_Problem description_. Write each entry out again exactly, with nothing omitted.

── The records

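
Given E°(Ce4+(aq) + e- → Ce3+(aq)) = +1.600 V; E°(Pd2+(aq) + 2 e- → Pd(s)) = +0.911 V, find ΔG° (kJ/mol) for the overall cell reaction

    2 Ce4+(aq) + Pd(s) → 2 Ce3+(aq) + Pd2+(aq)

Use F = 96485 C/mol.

−133 kJ/mol

In the reaction as written Ce4+(aq) is reduced, so the Ce⁴⁺/Ce³⁺ couple is the cathode and Pd²⁺/Pd is the anode.
E°cell = +1.600 − (+0.911) = +0.689 V; balancing electrons gives n = 2.
ΔG° = −nFE°cell = −(2)(96485)(+0.689) J/mol = −133 kJ/mol.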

────

_Expected answer_.
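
Given E°(Ce4+(aq) + e- → Ce3+(aq)) = +1.600 V; E°(Pd2+(aq) + 2 e- → Pd(s)) = +0.911 V, find ΔG° (kJ/mol) for the overall cell reaction

    2 Ce4+(aq) + Pd(s) → 2 Ce3+(aq) + Pd2+(aq)

Use F = 96485 C/mol.

−133 kJ/mol

In the reaction as written Ce4+(aq) is reduced, so the Ce⁴⁺/Ce³⁺ couple is the cathode and Pd²⁺/Pd is the anode.
E°cell = +1.600 − (+0.911) = +0.689 V; balancing electrons gives n = 2.
ΔG° = −nFE°cell = −(2)(96485)(+0.689) J/mol = −133 kJ/mol.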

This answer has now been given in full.